## AIM OF THE EXERCISE:
Copy the entries that follow, exactly and completely.

[Collected data entries]
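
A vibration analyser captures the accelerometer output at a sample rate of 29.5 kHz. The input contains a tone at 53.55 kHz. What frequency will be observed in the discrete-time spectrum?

53.55 kHz mod fs = 24.05 kHz.
24.05 kHz > fs/2 = 14.75 kHz, folds to fs − 24.05 kHz = 5.45 kHz.

5.45 kHz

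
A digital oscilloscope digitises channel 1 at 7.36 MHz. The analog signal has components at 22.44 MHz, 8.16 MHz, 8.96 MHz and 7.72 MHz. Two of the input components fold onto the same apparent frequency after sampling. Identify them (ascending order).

7.72 MHz, 22.44 MHz

fs/2 = 3.68 MHz.
22.44 MHz mod fs = 0.36 MHz.
0.36 MHz ≤ fs/2 = 3.68 MHz, appears at 0.36 MHz.
8.16 MHz mod fs = 0.8 MHz.
0.8 MHz ≤ fs/2 = 3.68 MHz, appears at 0.8 MHz.
8.96 MHz mod fs = 1.6 MHz.
1.6 MHz ≤ fs/2 = 3.68 MHz, appears at 1.6 MHz.
7.72 MHz mod fs = 0.36 MHz.
0.36 MHz ≤ fs/2 = 3.68 MHz, appears at 0.36 MHz.
7.72 MHz and 22.44 MHz both map to 0.36 MHz.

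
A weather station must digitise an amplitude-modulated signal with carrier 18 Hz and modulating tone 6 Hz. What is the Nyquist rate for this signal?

AM sidebands sit at fc ± fm = 12 Hz and 24 Hz.
Highest-frequency component: 24 Hz.
Nyquist rate = 2 × 24 Hz = 48 Hz.

48 Hz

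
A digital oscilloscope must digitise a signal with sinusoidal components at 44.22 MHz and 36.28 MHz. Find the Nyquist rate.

Highest-frequency component: 44.22 MHz.
Nyquist rate = 2 × 44.22 MHz = 88.44 MHz.

88.44 MHz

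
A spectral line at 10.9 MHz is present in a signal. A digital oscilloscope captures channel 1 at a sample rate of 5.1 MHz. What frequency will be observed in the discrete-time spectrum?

10.9 MHz mod fs = 0.7 MHz.
0.7 MHz ≤ fs/2 = 2.55 MHz, appears at 0.7 MHz.

0.7 MHz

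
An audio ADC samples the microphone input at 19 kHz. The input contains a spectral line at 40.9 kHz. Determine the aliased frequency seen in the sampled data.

2.9 kHz

40.9 kHz mod fs = 2.9 kHz.
2.9 kHz ≤ fs/2 = 9.5 kHz, appears at 2.9 kHz.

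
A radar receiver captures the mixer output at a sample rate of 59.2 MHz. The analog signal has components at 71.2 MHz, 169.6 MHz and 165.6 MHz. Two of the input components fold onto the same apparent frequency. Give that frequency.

12 MHz

fs/2 = 29.6 MHz.
71.2 MHz mod fs = 12 MHz.
12 MHz ≤ fs/2 = 29.6 MHz, appears at 12 MHz.
169.6 MHz mod fs = 51.2 MHz.
51.2 MHz > fs/2 = 29.6 MHz, folds to fs − 51.2 MHz = 8 MHz.
165.6 MHz mod fs = 47.2 MHz.
47.2 MHz > fs/2 = 29.6 MHz, folds to fs − 47.2 MHz = 12 MHz.
71.2 MHz and 165.6 MHz both map to 12 MHz.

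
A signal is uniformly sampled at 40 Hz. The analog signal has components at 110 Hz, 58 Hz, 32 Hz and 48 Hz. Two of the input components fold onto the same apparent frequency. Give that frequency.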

## SOLUTION:
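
A vibration analyser captures the accelerometer output at a sample rate of 29.5 kHz. The input contains a tone at 53.55 kHz. What frequency will be observed in the discrete-time spectrum?

53.55 kHz mod fs = 24.05 kHz.
24.05 kHz > fs/2 = 14.75 kHz, folds to fs − 24.05 kHz = 5.45 kHz.

5.45 kHz

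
A digital oscilloscope digitises channel 1 at 7.36 MHz. The analog signal has components at 22.44 MHz, 8.16 MHz, 8.96 MHz and 7.72 MHz. Two of the input components fold onto the same apparent frequency after sampling. Identify them (ascending order).

7.72 MHz, 22.44 MHz

fs/2 = 3.68 MHz.
22.44 MHz mod fs = 0.36 MHz.
0.36 MHz ≤ fs/2 = 3.68 MHz, appears at 0.36 MHz.
8.16 MHz mod fs = 0.8 MHz.
0.8 MHz ≤ fs/2 = 3.68 MHz, appears at 0.8 MHz.
8.96 MHz mod fs = 1.6 MHz.
1.6 MHz ≤ fs/2 = 3.68 MHz, appears at 1.6 MHz.
7.72 MHz mod fs = 0.36 MHz.
0.36 MHz ≤ fs/2 = 3.68 MHz, appears at 0.36 MHz.
7.72 MHz and 22.44 MHz both map to 0.36 MHz.

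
A weather station must digitise an amplitude-modulated signal with carrier 18 Hz and modulating tone 6 Hz. What is the Nyquist rate for this signal?

AM sidebands sit at fc ± fm = 12 Hz and 24 Hz.
Highest-frequency component: 24 Hz.
Nyquist rate = 2 × 24 Hz = 48 Hz.

48 Hz

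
A digital oscilloscope must digitise a signal with sinusoidal components at 44.22 MHz and 36.28 MHz. Find the Nyquist rate.

Highest-frequency component: 44.22 MHz.
Nyquist rate = 2 × 44.22 MHz = 88.44 MHz.

88.44 MHz

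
A spectral line at 10.9 MHz is present in a signal. A digital oscilloscope captures channel 1 at a sample rate of 5.1 MHz. What frequency will be observed in the discrete-time spectrum?

10.9 MHz mod fs = 0.7 MHz.
0.7 MHz ≤ fs/2 = 2.55 MHz, appears at 0.7 MHz.

0.7 MHz

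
An audio ADC samples the microphone input at 19 kHz. The input contains a spectral line at 40.9 kHz. Determine the aliased frequency seen in the sampled data.

2.9 kHz

40.9 kHz mod fs = 2.9 kHz.
2.9 kHz ≤ fs/2 = 9.5 kHz, appears at 2.9 kHz.

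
A radar receiver captures the mixer output at a sample rate of 59.2 MHz. The analog signal has components at 71.2 MHz, 169.6 MHz and 165.6 MHz. Two of the input components fold onto the same apparent frequency. Give that frequency.

12 MHz

fs/2 = 29.6 MHz.
71.2 MHz mod fs = 12 MHz.
12 MHz ≤ fs/2 = 29.6 MHz, appears at 12 MHz.
169.6 MHz mod fs = 51.2 MHz.
51.2 MHz > fs/2 = 29.6 MHz, folds to fs − 51.2 MHz = 8 MHz.
165.6 MHz mod fs = 47.2 MHz.
47.2 MHz > fs/2 = 29.6 MHz, folds to fs − 47.2 MHz = 12 MHz.
71.2 MHz and 165.6 MHz both map to 12 MHz.

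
A signal is uniformly sampled at 40 Hz. The analog signal has components at 110 Hz, 58 Hz, 32 Hz and 48 Hz. Two of the input components fold onto the same apparent frequency. Give that frequency.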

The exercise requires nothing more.